Dataset entries:
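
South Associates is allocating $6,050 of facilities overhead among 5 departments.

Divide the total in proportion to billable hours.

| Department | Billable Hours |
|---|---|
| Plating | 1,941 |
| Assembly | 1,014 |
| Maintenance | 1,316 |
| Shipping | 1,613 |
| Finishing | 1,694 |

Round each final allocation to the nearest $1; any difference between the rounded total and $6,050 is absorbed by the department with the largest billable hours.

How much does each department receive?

Plating: $1,549 · Assembly: $810 · Maintenance: $1,051 · Shipping: $1,288 · Finishing: $1,352

Combined billable hours = 7,578.
Proportional shares: Plating 1,941/7,578 × $6,050 = 1,549.62; Assembly 1,014/7,578 × $6,050 = 809.54; Maintenance 1,316/7,578 × $6,050 = 1,050.65; Shipping 1,613/7,578 × $6,050 = 1,287.76; Finishing 1,694/7,578 × $6,050 = 1,352.43.
At nearest $1: Plating $1,550; Assembly $810; Maintenance $1,051; Shipping $1,288; Finishing $1,352. Sum = $6,051.
Difference $6,050 − $6,051 = −$1 applied to largest billable hours (Plating): Plating becomes $1,549.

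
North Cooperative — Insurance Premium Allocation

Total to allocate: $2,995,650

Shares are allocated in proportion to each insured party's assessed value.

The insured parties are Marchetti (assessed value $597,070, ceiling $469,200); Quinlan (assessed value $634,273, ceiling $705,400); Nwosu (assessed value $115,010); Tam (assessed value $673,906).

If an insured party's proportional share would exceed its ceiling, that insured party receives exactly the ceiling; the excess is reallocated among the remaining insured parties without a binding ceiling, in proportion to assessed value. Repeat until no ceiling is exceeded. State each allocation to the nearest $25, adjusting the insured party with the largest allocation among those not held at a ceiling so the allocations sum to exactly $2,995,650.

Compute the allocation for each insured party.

Assessed value total: 2,020,259.
Proportional shares (ignoring caps): Marchetti 885,338.34; Quinlan 940,503.13; Nwosu 170,537.39; Tam 999,271.14.
Capped: Marchetti ($469,200), Quinlan ($705,400); remaining pool $1,821,050 reallocated over remaining assessed value 788,916.
Redistributed shares: Nwosu 265,476.88 → $265,475; Tam 1,555,573.12 → $1,555,575.

Marchetti: $469,200 | Quinlan: $705,400 | Nwosu: $265,475 | Tam: $1,555,575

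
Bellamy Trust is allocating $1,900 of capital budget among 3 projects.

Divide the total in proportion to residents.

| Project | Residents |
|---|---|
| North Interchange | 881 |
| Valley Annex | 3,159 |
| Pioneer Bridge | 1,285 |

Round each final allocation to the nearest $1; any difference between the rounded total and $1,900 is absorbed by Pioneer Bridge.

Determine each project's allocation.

Residents total: 5,325.
Unrounded shares: North Interchange 881/5,325 × $1,900 = 314.35; Valley Annex 3,159/5,325 × $1,900 = 1,127.15; Pioneer Bridge 1,285/5,325 × $1,900 = 458.498.
Rounded to nearest $1: North Interchange $314; Valley Annex $1,127; Pioneer Bridge $458. Sum = $1,899.
Difference $1,900 − $1,899 = +$1 applied to Pioneer Bridge: Pioneer Bridge becomes $459.

North Interchange: $314 · Valley Annex: $1,127 · Pioneer Bridge: $459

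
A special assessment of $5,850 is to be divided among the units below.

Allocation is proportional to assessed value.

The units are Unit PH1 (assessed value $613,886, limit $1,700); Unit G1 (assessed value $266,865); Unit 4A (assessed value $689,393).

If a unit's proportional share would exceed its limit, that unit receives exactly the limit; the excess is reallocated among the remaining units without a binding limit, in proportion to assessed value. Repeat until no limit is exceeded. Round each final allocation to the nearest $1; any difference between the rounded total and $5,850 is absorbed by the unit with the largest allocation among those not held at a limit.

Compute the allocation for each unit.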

TASK BRIEF:
Every line that contains the string "those" should be returned from the data.

TASK RESPONSE:
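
If an insured party's proportional share would exceed its ceiling, that insured party receives exactly the ceiling; the excess is reallocated among the remaining insured parties without a binding ceiling, in proportion to assessed value. Repeat until no ceiling is exceeded. State each allocation to the nearest $25, adjusting the insured party with the largest allocation among those not held at a ceiling so the allocations sum to exactly $2,995,650.
If a unit's proportional share would exceed its limit, that unit receives exactly the limit; the excess is reallocated among the remaining units without a binding limit, in proportion to assessed value. Repeat until no limit is exceeded. Round each final allocation to the nearest $1; any difference between the rounded total and $5,850 is absorbed by the unit with the largest allocation among those not held at a limit.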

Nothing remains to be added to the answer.